Collected data entries:
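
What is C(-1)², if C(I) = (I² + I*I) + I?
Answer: 1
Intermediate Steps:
C(I) = I + 2*I² (C(I) = (I² + I²) + I = 2*I² + I = I + 2*I²)
C(-1)² = (-(1 + 2*(-1)))² = (-(1 - 2))² = (-1*(-1))² = 1² = 1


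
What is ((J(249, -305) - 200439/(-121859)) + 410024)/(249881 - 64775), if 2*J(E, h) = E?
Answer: 99960973001/45113664108 ≈ 2.2158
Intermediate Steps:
J(E, h) = E/2
((J(249, -305) - 200439/(-121859)) + 410024)/(249881 - 64775) = (((1/2)*249 - 200439/(-121859)) + 410024)/(249881 - 64775) = ((249/2 - 200439*(-1/121859)) + 410024)/185106 = ((249/2 + 200439/121859) + 410024)*(1/185106) = (30743769/243718 + 410024)*(1/185106) = (99960973001/243718)*(1/185106) = 99960973001/45113664108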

* **EXERCISE AIM**
Which lines of the records hold the string "What"? Copy each one.

* **RESPONSE TO THE TASK**
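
What is C(-1)², if C(I) = (I² + I*I) + I?
What is ((J(249, -305) - 200439/(-121859)) + 410024)/(249881 - 64775), if 2*J(E, h) = E?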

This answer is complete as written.